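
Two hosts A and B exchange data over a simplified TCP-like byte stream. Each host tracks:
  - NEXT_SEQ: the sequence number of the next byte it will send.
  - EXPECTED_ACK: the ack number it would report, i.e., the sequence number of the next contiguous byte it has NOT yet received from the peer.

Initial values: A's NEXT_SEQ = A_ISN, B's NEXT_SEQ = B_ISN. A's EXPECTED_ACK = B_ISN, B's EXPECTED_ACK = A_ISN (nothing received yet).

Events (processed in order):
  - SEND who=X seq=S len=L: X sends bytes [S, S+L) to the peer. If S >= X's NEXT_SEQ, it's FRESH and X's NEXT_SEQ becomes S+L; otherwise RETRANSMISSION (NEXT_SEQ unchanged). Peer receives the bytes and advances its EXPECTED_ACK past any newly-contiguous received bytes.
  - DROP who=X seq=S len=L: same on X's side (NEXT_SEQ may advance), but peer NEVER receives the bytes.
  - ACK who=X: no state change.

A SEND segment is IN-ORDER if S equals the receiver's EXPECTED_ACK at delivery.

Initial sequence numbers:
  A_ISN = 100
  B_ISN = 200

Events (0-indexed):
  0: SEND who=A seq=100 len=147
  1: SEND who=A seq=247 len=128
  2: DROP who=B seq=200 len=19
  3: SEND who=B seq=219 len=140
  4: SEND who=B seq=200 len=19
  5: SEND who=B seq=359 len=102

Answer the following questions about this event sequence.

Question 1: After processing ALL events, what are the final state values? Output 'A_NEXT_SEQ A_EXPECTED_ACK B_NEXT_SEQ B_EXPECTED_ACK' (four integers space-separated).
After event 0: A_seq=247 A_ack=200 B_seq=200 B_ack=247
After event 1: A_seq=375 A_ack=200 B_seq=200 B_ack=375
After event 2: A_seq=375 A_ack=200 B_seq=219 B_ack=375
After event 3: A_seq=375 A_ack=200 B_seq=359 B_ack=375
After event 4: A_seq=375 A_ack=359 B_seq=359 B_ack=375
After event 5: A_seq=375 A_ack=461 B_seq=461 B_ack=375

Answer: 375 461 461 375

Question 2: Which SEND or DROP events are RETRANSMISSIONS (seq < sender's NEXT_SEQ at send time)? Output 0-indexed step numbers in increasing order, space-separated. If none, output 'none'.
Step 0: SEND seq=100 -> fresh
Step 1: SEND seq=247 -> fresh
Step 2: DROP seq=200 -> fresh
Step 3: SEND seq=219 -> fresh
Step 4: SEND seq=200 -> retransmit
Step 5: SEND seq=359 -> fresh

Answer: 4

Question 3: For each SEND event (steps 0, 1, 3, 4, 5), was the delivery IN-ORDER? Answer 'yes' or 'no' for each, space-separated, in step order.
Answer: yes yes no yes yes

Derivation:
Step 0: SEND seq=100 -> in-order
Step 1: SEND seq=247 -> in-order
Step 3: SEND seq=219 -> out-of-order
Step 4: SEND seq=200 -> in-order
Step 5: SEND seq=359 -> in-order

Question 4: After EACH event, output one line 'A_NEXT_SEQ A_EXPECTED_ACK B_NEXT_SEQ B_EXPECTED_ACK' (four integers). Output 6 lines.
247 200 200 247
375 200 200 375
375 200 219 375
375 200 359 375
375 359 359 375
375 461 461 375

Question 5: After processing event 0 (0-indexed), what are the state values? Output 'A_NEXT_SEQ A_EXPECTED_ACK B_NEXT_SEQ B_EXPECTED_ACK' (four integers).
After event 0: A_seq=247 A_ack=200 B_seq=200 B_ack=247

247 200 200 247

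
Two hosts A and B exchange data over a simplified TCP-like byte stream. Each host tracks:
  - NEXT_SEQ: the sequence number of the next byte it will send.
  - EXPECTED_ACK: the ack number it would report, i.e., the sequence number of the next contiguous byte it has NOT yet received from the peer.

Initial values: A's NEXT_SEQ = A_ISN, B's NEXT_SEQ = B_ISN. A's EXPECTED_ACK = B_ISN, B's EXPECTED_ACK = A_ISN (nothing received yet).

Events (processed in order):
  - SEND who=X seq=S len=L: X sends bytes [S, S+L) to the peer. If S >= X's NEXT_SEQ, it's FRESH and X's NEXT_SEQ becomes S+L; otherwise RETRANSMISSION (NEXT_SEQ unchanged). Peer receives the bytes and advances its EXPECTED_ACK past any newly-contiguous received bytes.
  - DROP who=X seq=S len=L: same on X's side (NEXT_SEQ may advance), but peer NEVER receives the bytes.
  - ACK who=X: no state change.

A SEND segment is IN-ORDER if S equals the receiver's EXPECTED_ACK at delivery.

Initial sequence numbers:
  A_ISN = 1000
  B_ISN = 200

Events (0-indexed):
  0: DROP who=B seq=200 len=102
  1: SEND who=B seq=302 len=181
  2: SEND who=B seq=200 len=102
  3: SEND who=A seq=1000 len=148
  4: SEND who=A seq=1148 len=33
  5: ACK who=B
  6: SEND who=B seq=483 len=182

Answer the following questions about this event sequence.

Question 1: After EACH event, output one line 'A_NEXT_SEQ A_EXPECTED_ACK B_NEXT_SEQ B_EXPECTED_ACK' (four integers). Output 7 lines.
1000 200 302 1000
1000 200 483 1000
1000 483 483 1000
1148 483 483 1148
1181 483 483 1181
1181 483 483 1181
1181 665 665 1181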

+-------+

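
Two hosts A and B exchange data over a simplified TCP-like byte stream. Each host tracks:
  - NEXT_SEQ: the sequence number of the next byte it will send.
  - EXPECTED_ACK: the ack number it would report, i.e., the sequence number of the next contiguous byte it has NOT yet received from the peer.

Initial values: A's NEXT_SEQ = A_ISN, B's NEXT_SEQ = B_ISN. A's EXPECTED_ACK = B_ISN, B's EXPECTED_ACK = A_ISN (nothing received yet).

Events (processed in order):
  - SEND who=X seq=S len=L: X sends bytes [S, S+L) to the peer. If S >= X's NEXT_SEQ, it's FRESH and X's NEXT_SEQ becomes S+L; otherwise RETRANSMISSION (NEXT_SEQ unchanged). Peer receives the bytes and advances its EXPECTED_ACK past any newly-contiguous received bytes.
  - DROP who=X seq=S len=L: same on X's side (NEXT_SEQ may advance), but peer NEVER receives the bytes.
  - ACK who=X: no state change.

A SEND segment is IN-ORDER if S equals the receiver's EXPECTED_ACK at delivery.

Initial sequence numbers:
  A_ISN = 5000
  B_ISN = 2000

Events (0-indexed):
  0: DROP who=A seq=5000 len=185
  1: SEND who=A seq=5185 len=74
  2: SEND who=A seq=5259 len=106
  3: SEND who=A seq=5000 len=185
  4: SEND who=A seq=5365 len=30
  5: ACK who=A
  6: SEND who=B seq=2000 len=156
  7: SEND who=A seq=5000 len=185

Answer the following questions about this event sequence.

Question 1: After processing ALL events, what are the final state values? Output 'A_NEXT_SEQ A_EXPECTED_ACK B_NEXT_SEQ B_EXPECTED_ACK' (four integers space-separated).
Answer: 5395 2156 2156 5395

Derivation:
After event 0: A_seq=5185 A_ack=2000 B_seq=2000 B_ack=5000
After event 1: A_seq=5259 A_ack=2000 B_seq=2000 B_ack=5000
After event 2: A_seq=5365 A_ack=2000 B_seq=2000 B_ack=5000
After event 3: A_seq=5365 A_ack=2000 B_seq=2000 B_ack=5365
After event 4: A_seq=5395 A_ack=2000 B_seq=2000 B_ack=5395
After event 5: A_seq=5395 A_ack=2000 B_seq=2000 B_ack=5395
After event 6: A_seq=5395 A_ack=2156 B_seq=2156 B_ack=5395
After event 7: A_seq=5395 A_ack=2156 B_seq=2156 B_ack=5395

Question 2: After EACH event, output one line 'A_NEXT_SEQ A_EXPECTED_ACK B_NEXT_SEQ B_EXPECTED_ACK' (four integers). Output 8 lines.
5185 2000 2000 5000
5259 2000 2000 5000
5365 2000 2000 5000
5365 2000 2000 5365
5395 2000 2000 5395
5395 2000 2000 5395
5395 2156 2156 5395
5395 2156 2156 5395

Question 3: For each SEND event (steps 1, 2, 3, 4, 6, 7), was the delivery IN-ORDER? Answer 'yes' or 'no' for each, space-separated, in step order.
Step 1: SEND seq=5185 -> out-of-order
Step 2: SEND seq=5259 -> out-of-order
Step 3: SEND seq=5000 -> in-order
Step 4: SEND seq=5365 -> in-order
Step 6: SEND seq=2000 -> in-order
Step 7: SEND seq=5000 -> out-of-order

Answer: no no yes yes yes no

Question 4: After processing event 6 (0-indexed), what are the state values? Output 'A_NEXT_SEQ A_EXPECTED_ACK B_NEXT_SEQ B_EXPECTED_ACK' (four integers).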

+-------+

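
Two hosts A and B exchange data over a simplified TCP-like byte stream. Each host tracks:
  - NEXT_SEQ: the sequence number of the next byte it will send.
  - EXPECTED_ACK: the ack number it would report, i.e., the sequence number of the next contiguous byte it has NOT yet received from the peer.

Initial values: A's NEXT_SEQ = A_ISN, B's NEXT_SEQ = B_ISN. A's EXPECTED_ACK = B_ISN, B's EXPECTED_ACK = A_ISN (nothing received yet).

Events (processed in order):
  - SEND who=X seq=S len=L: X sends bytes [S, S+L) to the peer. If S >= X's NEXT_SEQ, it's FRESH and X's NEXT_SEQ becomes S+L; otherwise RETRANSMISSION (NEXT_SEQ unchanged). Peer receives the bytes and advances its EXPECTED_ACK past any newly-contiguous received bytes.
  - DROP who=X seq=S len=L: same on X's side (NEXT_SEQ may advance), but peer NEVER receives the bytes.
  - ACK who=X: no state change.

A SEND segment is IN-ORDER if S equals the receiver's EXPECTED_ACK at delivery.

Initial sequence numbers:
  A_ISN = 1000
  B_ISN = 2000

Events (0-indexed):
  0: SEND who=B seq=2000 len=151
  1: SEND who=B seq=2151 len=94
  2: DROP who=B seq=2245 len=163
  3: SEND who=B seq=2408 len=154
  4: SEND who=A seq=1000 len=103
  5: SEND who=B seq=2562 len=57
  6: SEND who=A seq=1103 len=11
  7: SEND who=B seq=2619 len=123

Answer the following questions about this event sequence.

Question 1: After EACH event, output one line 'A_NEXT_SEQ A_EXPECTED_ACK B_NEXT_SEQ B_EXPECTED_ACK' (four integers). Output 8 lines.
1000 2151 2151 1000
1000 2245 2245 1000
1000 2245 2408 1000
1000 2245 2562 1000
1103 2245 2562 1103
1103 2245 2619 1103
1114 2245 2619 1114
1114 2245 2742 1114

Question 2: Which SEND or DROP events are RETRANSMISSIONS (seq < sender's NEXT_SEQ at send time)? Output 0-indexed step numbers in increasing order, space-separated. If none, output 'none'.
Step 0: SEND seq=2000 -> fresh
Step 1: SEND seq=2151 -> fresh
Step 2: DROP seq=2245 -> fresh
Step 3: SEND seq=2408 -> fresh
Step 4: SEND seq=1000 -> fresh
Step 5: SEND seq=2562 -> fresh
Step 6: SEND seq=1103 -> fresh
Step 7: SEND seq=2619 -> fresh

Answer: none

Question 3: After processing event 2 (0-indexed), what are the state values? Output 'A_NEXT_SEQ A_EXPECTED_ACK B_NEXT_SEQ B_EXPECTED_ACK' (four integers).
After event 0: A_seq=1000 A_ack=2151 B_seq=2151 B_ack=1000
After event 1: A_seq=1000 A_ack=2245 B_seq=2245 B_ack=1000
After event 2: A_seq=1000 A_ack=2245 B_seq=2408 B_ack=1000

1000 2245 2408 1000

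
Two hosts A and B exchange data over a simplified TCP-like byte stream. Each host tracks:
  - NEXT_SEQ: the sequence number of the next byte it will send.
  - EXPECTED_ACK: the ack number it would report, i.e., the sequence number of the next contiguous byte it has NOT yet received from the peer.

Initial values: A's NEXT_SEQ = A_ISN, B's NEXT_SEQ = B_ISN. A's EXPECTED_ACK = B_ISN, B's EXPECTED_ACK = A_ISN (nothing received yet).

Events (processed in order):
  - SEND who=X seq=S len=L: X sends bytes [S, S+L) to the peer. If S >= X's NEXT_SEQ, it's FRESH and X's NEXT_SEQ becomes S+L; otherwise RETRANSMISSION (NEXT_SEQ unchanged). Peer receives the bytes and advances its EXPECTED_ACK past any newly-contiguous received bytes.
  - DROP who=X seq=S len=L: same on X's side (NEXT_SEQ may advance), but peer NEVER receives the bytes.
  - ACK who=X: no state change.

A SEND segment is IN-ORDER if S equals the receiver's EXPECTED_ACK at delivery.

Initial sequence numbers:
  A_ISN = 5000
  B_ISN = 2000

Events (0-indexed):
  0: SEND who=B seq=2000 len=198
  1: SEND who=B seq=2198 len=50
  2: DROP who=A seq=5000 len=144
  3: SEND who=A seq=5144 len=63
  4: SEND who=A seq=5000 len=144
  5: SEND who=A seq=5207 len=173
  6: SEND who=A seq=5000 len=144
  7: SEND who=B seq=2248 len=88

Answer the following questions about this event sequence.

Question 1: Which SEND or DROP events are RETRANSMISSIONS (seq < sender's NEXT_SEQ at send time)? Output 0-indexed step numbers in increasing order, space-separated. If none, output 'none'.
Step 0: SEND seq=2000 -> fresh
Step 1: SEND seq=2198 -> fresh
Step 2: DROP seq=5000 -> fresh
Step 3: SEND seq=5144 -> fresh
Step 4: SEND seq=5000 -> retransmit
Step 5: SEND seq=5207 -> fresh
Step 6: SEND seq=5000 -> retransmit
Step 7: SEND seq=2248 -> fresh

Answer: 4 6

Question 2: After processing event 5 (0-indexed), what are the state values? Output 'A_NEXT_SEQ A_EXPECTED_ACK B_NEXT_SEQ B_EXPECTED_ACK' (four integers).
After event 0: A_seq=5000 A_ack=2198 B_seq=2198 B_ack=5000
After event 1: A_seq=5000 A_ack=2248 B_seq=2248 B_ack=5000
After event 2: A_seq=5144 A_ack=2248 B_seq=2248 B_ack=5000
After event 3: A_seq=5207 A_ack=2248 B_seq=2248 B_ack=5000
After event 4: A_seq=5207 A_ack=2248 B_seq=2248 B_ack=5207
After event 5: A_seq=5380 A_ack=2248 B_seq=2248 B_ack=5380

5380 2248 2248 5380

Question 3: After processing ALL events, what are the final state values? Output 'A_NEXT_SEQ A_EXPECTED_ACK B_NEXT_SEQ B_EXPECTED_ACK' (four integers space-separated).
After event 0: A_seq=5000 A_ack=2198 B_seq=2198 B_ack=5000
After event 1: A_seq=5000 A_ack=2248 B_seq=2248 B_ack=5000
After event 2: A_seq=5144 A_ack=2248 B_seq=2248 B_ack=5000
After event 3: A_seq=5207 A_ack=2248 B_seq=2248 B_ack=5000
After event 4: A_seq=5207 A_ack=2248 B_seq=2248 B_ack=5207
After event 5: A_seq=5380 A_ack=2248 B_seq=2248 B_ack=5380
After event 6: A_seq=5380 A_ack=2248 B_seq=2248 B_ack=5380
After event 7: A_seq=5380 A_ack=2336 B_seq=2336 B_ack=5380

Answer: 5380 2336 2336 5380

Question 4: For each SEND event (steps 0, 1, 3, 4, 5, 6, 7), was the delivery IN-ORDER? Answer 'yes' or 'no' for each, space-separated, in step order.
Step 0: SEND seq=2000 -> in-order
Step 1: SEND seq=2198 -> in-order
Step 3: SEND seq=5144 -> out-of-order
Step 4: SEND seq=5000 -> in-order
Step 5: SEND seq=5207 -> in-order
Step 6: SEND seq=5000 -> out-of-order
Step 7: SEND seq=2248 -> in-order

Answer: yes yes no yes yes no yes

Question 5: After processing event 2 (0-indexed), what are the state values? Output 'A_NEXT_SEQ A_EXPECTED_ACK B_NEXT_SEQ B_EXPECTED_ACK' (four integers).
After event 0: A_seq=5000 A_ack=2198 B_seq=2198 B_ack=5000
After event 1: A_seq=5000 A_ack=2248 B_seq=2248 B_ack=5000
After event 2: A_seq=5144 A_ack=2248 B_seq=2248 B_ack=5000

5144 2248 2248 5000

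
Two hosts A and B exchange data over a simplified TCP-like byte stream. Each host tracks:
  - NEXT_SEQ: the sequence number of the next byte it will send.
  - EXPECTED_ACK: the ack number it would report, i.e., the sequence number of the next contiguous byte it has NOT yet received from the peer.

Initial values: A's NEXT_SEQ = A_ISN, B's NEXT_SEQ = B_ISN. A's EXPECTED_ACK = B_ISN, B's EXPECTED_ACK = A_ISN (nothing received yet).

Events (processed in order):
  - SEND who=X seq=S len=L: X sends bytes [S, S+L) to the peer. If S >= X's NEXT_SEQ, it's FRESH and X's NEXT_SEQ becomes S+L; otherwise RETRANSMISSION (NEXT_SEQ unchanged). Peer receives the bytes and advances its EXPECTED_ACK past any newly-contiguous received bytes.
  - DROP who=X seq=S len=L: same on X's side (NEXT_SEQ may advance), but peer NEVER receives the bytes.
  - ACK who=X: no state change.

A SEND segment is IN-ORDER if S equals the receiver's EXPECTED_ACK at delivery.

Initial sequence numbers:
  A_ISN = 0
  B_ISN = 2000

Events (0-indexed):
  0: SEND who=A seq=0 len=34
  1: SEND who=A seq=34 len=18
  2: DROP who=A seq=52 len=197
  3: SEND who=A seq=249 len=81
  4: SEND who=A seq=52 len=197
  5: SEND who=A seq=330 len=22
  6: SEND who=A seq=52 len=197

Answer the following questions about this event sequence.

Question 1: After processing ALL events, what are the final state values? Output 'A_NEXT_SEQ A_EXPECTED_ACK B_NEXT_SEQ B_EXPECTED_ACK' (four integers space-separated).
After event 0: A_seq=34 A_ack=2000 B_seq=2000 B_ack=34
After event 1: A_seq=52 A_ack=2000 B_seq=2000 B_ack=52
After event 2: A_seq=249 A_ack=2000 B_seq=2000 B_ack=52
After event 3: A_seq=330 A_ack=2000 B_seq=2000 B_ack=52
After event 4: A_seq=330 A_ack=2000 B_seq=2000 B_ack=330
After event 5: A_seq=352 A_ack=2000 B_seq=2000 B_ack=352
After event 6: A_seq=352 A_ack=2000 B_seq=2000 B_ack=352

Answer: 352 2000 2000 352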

+-------+

_Task_
Write down again, exactly as given, only the lines above that fall from the line with "3: SEND who=A seq=5000 len=185" to the line with "Question 4: After processing", inclusive.

_Result for this exercise_
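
  3: SEND who=A seq=5000 len=185
  4: SEND who=A seq=5365 len=30
  5: ACK who=A
  6: SEND who=B seq=2000 len=156
  7: SEND who=A seq=5000 len=185

Answer the following questions about this event sequence.

Question 1: After processing ALL events, what are the final state values? Output 'A_NEXT_SEQ A_EXPECTED_ACK B_NEXT_SEQ B_EXPECTED_ACK' (four integers space-separated).
Answer: 5395 2156 2156 5395

Derivation:
After event 0: A_seq=5185 A_ack=2000 B_seq=2000 B_ack=5000
After event 1: A_seq=5259 A_ack=2000 B_seq=2000 B_ack=5000
After event 2: A_seq=5365 A_ack=2000 B_seq=2000 B_ack=5000
After event 3: A_seq=5365 A_ack=2000 B_seq=2000 B_ack=5365
After event 4: A_seq=5395 A_ack=2000 B_seq=2000 B_ack=5395
After event 5: A_seq=5395 A_ack=2000 B_seq=2000 B_ack=5395
After event 6: A_seq=5395 A_ack=2156 B_seq=2156 B_ack=5395
After event 7: A_seq=5395 A_ack=2156 B_seq=2156 B_ack=5395

Question 2: After EACH event, output one line 'A_NEXT_SEQ A_EXPECTED_ACK B_NEXT_SEQ B_EXPECTED_ACK' (four integers). Output 8 lines.
5185 2000 2000 5000
5259 2000 2000 5000
5365 2000 2000 5000
5365 2000 2000 5365
5395 2000 2000 5395
5395 2000 2000 5395
5395 2156 2156 5395
5395 2156 2156 5395

Question 3: For each SEND event (steps 1, 2, 3, 4, 6, 7), was the delivery IN-ORDER? Answer 'yes' or 'no' for each, space-separated, in step order.
Step 1: SEND seq=5185 -> out-of-order
Step 2: SEND seq=5259 -> out-of-order
Step 3: SEND seq=5000 -> in-order
Step 4: SEND seq=5365 -> in-order
Step 6: SEND seq=2000 -> in-order
Step 7: SEND seq=5000 -> out-of-order

Answer: no no yes yes yes no

Question 4: After processing event 6 (0-indexed), what are the state values? Output 'A_NEXT_SEQ A_EXPECTED_ACK B_NEXT_SEQ B_EXPECTED_ACK' (four integers).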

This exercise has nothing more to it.